(Stored data)
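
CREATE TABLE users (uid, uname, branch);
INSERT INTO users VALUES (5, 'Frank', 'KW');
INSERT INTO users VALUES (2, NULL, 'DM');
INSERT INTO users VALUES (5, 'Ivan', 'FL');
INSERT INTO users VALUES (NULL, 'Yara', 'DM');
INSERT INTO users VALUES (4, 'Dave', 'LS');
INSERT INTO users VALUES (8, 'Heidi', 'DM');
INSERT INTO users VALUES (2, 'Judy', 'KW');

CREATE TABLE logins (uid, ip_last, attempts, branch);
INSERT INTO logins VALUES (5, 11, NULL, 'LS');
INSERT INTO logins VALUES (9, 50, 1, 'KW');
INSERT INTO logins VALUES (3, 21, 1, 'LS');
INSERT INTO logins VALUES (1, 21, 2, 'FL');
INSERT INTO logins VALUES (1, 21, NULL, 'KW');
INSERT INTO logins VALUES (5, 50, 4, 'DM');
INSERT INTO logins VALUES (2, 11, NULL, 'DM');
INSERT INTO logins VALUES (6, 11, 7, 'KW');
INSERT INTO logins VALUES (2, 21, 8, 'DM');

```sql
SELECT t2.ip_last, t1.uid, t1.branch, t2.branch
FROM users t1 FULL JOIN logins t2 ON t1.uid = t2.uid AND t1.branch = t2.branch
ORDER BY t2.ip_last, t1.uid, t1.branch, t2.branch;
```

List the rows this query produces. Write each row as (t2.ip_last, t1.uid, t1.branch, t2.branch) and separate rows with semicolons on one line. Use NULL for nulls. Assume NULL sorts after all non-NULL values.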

*EXERCISE GOAL*:
Retype all the data, changing nothing.

*RESPONSE TO THIS EXERCISE*:
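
CREATE TABLE users (uid, uname, branch);
INSERT INTO users VALUES (5, 'Frank', 'KW');
INSERT INTO users VALUES (2, NULL, 'DM');
INSERT INTO users VALUES (5, 'Ivan', 'FL');
INSERT INTO users VALUES (NULL, 'Yara', 'DM');
INSERT INTO users VALUES (4, 'Dave', 'LS');
INSERT INTO users VALUES (8, 'Heidi', 'DM');
INSERT INTO users VALUES (2, 'Judy', 'KW');

CREATE TABLE logins (uid, ip_last, attempts, branch);
INSERT INTO logins VALUES (5, 11, NULL, 'LS');
INSERT INTO logins VALUES (9, 50, 1, 'KW');
INSERT INTO logins VALUES (3, 21, 1, 'LS');
INSERT INTO logins VALUES (1, 21, 2, 'FL');
INSERT INTO logins VALUES (1, 21, NULL, 'KW');
INSERT INTO logins VALUES (5, 50, 4, 'DM');
INSERT INTO logins VALUES (2, 11, NULL, 'DM');
INSERT INTO logins VALUES (6, 11, 7, 'KW');
INSERT INTO logins VALUES (2, 21, 8, 'DM');

```sql
SELECT t2.ip_last, t1.uid, t1.branch, t2.branch
FROM users t1 FULL JOIN logins t2 ON t1.uid = t2.uid AND t1.branch = t2.branch
ORDER BY t2.ip_last, t1.uid, t1.branch, t2.branch;
```

List the rows this query produces. Write each row as (t2.ip_last, t1.uid, t1.branch, t2.branch) and separate rows with semicolons on one line. Use NULL for nulls. Assume NULL sorts after all non-NULL values.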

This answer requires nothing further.